Records shown ::
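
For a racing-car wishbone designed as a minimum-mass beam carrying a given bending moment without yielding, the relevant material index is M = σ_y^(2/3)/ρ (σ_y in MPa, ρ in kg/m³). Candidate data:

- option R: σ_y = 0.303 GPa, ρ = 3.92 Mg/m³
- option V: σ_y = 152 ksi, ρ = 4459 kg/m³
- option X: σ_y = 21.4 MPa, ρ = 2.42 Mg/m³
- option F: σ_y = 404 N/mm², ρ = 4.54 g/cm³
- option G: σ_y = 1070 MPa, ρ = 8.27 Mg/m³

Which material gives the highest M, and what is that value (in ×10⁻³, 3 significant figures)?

After converting to SI:
  option R: σ_y = 303.0 MPa, ρ = 3920 kg/m³
  option V: σ_y = 1048 MPa, ρ = 4459 kg/m³
  option X: σ_y = 21.40 MPa, ρ = 2420 kg/m³
  option F: σ_y = 404.0 MPa, ρ = 4540 kg/m³
  option G: σ_y = 1070 MPa, ρ = 8270 kg/m³
  option V: M = 23.1×10⁻³
  option G: M = 12.6×10⁻³
  option F: M = 12.0×10⁻³
  option R: M = 11.5×10⁻³
  option X: M = 3.19×10⁻³
The maximum is for option V.

option V, M = 23.1×10⁻³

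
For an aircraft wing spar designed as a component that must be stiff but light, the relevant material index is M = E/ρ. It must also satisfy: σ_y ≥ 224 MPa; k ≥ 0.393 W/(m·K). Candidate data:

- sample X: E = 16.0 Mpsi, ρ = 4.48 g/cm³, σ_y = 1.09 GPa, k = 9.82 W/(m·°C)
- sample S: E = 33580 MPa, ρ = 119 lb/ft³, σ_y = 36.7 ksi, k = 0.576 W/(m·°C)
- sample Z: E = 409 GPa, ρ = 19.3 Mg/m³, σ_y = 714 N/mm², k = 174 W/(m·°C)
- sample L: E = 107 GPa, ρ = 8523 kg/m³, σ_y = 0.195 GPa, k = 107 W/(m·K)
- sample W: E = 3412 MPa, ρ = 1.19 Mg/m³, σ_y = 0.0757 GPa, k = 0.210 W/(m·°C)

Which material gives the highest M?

sample X

Screen on constraints: σ_y ≥ 224 MPa; k ≥ 0.393 W/(m·K). Survivors: sample X, sample S, sample Z.
Putting every candidate on a common basis:
  sample X: E = 110.3 GPa, ρ = 4480 kg/m³
  sample S: E = 33.58 GPa, ρ = 1906 kg/m³
  sample Z: E = 409.0 GPa, ρ = 19300 kg/m³
  sample X: M = 24.6 MN·m/kg
  sample Z: M = 21.2 MN·m/kg
  sample S: M = 17.6 MN·m/kg
Highest index: sample X.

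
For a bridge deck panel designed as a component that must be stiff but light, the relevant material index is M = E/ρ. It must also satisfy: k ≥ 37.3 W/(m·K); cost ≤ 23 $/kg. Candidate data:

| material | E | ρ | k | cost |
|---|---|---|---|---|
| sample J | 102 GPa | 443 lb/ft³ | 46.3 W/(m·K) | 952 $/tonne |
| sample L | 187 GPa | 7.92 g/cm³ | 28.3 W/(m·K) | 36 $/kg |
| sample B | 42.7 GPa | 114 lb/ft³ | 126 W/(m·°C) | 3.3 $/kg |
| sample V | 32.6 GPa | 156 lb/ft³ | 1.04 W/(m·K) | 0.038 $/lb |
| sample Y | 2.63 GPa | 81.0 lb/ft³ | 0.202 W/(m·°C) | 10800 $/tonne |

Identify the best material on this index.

sample B

Screen on constraints: k ≥ 37.3 W/(m·K); cost ≤ 23 $/kg. Survivors: sample J, sample B.
Putting every candidate on a common basis:
  sample J: E = 102.0 GPa, ρ = 7096 kg/m³
  sample B: E = 42.70 GPa, ρ = 1826 kg/m³
  sample B: M = 23.4 MN·m/kg
  sample J: M = 14.4 MN·m/kg
Highest index: sample B.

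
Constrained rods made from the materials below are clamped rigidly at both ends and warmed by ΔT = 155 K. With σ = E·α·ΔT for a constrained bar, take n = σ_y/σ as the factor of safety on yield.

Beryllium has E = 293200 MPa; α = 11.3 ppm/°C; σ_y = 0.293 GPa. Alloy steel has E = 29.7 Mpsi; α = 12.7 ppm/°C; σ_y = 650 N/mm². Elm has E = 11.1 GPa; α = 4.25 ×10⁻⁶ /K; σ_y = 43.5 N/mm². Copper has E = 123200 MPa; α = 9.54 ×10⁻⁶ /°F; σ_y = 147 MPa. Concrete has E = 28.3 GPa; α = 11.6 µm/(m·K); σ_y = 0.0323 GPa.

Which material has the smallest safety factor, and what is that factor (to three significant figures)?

copper, n = 0.448

Converting E to GPa, α to ×10⁻⁶/K, σ_y to MPa, then σ and n for each:
  beryllium: E = 293.2, α = 11.3, σ_y = 293.0 → σ = 514 MPa, n = 0.571
  alloy steel: E = 204.8, α = 12.7, σ_y = 650.0 → σ = 403 MPa, n = 1.61
  elm: E = 11.10, α = 4.25, σ_y = 43.50 → σ = 7.31 MPa, n = 5.95
  copper: E = 123.2, α = 17.2, σ_y = 147.0 → σ = 328 MPa, n = 0.448
  concrete: E = 28.30, α = 11.6, σ_y = 32.30 → σ = 50.9 MPa, n = 0.635
The minimum is copper at n = 0.448.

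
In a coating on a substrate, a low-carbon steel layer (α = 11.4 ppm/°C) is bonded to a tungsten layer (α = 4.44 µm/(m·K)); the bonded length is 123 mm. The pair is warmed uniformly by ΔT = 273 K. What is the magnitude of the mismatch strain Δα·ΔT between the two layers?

1.90×10⁻³

Δα = |11.4 − 4.44|×10⁻⁶/K = 6.96×10⁻⁶/K.
Mismatch strain = Δα·ΔT = 6.96×10⁻⁶ × 273.0 = 1.90×10⁻³.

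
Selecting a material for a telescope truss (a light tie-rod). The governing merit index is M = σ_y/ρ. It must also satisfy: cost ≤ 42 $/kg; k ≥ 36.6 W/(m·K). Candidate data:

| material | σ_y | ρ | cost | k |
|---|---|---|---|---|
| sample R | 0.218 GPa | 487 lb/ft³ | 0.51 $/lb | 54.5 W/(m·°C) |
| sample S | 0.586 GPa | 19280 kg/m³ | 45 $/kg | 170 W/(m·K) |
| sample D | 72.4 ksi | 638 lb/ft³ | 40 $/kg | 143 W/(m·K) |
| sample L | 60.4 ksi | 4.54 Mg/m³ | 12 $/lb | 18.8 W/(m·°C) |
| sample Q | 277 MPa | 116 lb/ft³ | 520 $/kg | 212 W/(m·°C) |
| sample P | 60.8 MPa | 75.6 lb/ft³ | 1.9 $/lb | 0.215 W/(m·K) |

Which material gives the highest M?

Screen on constraints: cost ≤ 42 $/kg; k ≥ 36.6 W/(m·K). Survivors: sample R, sample D.
Putting every candidate on a common basis:
  sample R: σ_y = 218.0 MPa, ρ = 7801 kg/m³
  sample D: σ_y = 499.2 MPa, ρ = 10220 kg/m³
  sample D: M = 48.8 kN·m/kg
  sample R: M = 27.9 kN·m/kg
Sample D has the largest M.

sample D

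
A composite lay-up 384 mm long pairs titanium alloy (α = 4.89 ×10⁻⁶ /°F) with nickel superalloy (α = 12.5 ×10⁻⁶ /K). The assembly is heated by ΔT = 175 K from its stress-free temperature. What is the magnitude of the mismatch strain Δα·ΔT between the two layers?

titanium alloy: α = 4.89×10⁻⁶/°F × 9/5 = 8.80×10⁻⁶/K.
Δα = |8.80 − 12.5|×10⁻⁶/K = 3.70×10⁻⁶/K.
Mismatch strain = Δα·ΔT = 3.70×10⁻⁶ × 175.0 = 6.47×10⁻⁴.

6.47×10⁻⁴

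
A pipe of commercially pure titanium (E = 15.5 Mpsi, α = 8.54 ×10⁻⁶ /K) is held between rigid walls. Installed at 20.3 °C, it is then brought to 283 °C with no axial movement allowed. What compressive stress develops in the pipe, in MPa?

240 MPa

E = 15.5 Mpsi = 106.9 GPa.
ΔT = 262.7 K. Constrained thermal stress σ = E·α·ΔT = 106.9×10³ MPa × 8.54×10⁻⁶ × 262.7 = 240 MPa (compressive).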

What is needed ::
Find out how many lines above hold "designed". Write only the number.

Answer space ::
3